** Dataset records follows **
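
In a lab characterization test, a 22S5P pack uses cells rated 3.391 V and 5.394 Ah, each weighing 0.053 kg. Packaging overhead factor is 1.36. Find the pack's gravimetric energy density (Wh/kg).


Step 1: V_pack = 22 * 3.391 = 74.602 V
Step 2: C_pack = 5 * 5.394 = 26.97 Ah
Step 3: E_pack = V_pack * C_pack = 74.602 * 26.97 = 2012 Wh
Step 4: m_pack = 22 * 5 * 0.053 * 1.36 = 7.9288 kg
Step 5: ED = E_pack / m_pack = 2012 / 7.9288 = 253.8 Wh/kg

253.8 Wh/kg


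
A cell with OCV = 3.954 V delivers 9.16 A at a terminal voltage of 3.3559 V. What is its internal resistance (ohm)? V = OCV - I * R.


R = (OCV - V) / I = (3.954 - 3.3559) / 9.16 = 0.06529 ohm

0.06529 ohm


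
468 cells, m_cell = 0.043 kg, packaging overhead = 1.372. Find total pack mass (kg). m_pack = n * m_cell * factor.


m_pack = n * m_cell * overhead = 468 * 0.043 * 1.372 = 27.61 kg

27.61 kg


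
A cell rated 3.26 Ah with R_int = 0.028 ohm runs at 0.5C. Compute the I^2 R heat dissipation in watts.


Step 1: I = C_rate * capacity = 0.5 * 3.26 = 1.63 A
Step 2: Q = I^2 * R = 1.63^2 * 0.028 = 2.6569 * 0.028 = 0.07439 W

0.07439 W


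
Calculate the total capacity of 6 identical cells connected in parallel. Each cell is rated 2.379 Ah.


C_total = 6 * 2.379 = 14.274 Ah

14.274 Ah


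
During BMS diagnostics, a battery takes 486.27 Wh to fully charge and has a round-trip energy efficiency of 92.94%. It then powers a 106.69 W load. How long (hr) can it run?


Step 1: E_discharge = eta/100 * E_charge = 92.94/100 * 486.27 = 451.94 Wh
Step 2: t = E_discharge / P = 451.94 / 106.69 = 4.236 hr

4.236 hr


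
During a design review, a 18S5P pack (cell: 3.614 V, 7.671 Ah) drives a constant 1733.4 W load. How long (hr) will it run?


Step 1: E_pack = Ns * V_cell * Np * C_cell = 18 * 3.614 * 5 * 7.671 = 2495.1 Wh
Step 2: t = E_pack / P = 2495.1 / 1733.4 = 1.439 hr

1.439 hr


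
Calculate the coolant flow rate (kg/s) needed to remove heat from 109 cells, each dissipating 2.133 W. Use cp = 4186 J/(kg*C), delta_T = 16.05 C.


Q_total = 109 * 2.133 = 232.5 W
m_dot = Q_total / (cp * dT) = 232.5 / (4186 * 16.05) = 0.003461 kg/s

0.003461 kg/s


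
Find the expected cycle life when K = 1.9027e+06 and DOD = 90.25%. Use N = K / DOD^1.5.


DOD^1.5 = 857.38
N = K / DOD^1.5 = 1.9027e+06 / 857.38 = 2219

2219 cycles


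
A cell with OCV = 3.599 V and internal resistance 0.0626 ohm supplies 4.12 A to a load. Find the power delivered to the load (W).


Step 1: V_terminal = OCV - I*R = 3.599 - 4.12 * 0.0626 = 3.3411 V
Step 2: P_out = V_terminal * I = 3.3411 * 4.12 = 13.77 W

13.77 W


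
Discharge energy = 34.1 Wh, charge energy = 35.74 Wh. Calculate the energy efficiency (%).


Round-trip efficiency = 34.1/35.74 * 100% = 95.41%

95.41%


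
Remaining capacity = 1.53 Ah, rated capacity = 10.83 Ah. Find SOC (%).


SOC% = 1.53 / 10.83 * 100 = 14.13%

14.13%


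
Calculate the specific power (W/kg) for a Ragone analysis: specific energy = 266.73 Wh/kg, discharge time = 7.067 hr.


P_specific = E / t = 266.73 / 7.067 = 37.74 W/kg

37.74 W/kg


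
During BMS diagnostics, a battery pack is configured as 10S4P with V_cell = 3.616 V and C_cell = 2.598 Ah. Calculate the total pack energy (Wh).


E = Ns * Vcell * Np * Ccell = 10 * 3.616 * 4 * 2.598 = 375.8 Wh

375.8 Wh


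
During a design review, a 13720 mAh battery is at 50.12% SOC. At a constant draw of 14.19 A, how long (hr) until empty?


Convert: C_total = 13720 mAh = 13.72 Ah
Step 1: remaining = SOC/100 * C_total = 50.12/100 * 13.72 = 6.8765 Ah
Step 2: t = remaining / I = 6.8765 / 14.19 = 0.4846 hr

0.4846 hr


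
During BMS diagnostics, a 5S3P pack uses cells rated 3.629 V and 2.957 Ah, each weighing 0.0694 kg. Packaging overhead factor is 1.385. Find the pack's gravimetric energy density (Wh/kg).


Step 1: V_pack = 5 * 3.629 = 18.145 V
Step 2: C_pack = 3 * 2.957 = 8.871 Ah
Step 3: E_pack = V_pack * C_pack = 18.145 * 8.871 = 160.96 Wh
Step 4: m_pack = 5 * 3 * 0.0694 * 1.385 = 1.4418 kg
Step 5: ED = E_pack / m_pack = 160.96 / 1.4418 = 111.6 Wh/kg

111.6 Wh/kg


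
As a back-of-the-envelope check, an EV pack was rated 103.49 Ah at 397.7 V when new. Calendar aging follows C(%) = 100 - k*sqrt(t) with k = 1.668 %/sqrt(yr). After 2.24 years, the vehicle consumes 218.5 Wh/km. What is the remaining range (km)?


Step 1: capacity retention = 100 - 1.668 * sqrt(2.24) = 100 - 1.668 * 1.4967 = 97.504%
Step 2: C_now = 103.49 * 97.504/100 = 100.91 Ah
Step 3: E_pack = V * C_now = 397.7 * 100.91 = 40132 Wh
Step 4: range = E_pack / consumption = 40132 / 218.5 = 183.7 km

183.7 km


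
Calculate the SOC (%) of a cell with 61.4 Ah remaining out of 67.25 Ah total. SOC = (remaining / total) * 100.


SOC% = 61.4 / 67.25 * 100 = 91.30%

91.30%


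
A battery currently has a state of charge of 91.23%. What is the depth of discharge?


Complement of SOC: DOD = 100% - 91.23% = 8.77%

8.77%


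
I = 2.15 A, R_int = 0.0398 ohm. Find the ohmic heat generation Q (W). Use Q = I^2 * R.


Q = I^2 * R = 2.15^2 * 0.0398 = 0.1840 W

0.1840 W


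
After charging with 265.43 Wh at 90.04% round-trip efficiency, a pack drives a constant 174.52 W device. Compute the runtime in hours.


Step 1: E_discharge = eta/100 * E_charge = 90.04/100 * 265.43 = 238.99 Wh
Step 2: t = E_discharge / P = 238.99 / 174.52 = 1.369 hr

1.369 hr


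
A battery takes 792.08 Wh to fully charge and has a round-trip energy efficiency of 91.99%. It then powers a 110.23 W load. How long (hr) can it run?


Step 1: E_discharge = eta/100 * E_charge = 91.99/100 * 792.08 = 728.63 Wh
Step 2: t = E_discharge / P = 728.63 / 110.23 = 6.610 hr

6.610 hr


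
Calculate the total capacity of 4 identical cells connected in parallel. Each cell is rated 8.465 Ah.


C_total = 4 * 8.465 = 33.86 Ah

33.86 Ah


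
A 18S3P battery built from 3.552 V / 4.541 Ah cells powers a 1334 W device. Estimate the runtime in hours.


Step 1: E_pack = Ns * V_cell * Np * C_cell = 18 * 3.552 * 3 * 4.541 = 871 Wh
Step 2: t = E_pack / P = 871 / 1334 = 0.6529 hr

0.6529 hr


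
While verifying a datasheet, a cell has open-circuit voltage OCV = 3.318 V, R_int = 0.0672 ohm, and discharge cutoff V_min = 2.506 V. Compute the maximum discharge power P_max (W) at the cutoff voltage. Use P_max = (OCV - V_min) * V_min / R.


P_max = (OCV - V_min) * V_min / R = (3.318 - 2.506) * 2.506 / 0.0672 = 0.812 * 2.506 / 0.0672 = 30.28 W

30.28 W


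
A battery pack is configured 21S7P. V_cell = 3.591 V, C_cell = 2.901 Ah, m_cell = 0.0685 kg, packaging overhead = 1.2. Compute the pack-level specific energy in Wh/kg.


Step 1: V_pack = 21 * 3.591 = 75.411 V
Step 2: C_pack = 7 * 2.901 = 20.307 Ah
Step 3: E_pack = V_pack * C_pack = 75.411 * 20.307 = 1531.4 Wh
Step 4: m_pack = 21 * 7 * 0.0685 * 1.2 = 12.083 kg
Step 5: ED = E_pack / m_pack = 1531.4 / 12.083 = 126.7 Wh/kg

126.7 Wh/kg


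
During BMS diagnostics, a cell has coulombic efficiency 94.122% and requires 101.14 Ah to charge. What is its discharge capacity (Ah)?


Q_dis = eta/100 * Q_chg = 94.122/100 * 101.14 = 95.19 Ah

95.19 Ah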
** End of Dataset records **
*What is being asked*
Give again, exactly, every line from the one holding "Calculate the total capacity of 4" to the last line of the data.

*Written solution*
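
Calculate the total capacity of 4 identical cells connected in parallel. Each cell is rated 8.465 Ah.


C_total = 4 * 8.465 = 33.86 Ah

33.86 Ah


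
A 18S3P battery built from 3.552 V / 4.541 Ah cells powers a 1334 W device. Estimate the runtime in hours.


Step 1: E_pack = Ns * V_cell * Np * C_cell = 18 * 3.552 * 3 * 4.541 = 871 Wh
Step 2: t = E_pack / P = 871 / 1334 = 0.6529 hr

0.6529 hr


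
While verifying a datasheet, a cell has open-circuit voltage OCV = 3.318 V, R_int = 0.0672 ohm, and discharge cutoff V_min = 2.506 V. Compute the maximum discharge power P_max (W) at the cutoff voltage. Use P_max = (OCV - V_min) * V_min / R.


P_max = (OCV - V_min) * V_min / R = (3.318 - 2.506) * 2.506 / 0.0672 = 0.812 * 2.506 / 0.0672 = 30.28 W

30.28 W


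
A battery pack is configured 21S7P. V_cell = 3.591 V, C_cell = 2.901 Ah, m_cell = 0.0685 kg, packaging overhead = 1.2. Compute the pack-level specific energy in Wh/kg.


Step 1: V_pack = 21 * 3.591 = 75.411 V
Step 2: C_pack = 7 * 2.901 = 20.307 Ah
Step 3: E_pack = V_pack * C_pack = 75.411 * 20.307 = 1531.4 Wh
Step 4: m_pack = 21 * 7 * 0.0685 * 1.2 = 12.083 kg
Step 5: ED = E_pack / m_pack = 1531.4 / 12.083 = 126.7 Wh/kg

126.7 Wh/kg


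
During BMS diagnostics, a cell has coulombic efficiency 94.122% and requires 101.14 Ah to charge. What is its discharge capacity (Ah)?


Q_dis = eta/100 * Q_chg = 94.122/100 * 101.14 = 95.19 Ah

95.19 Ah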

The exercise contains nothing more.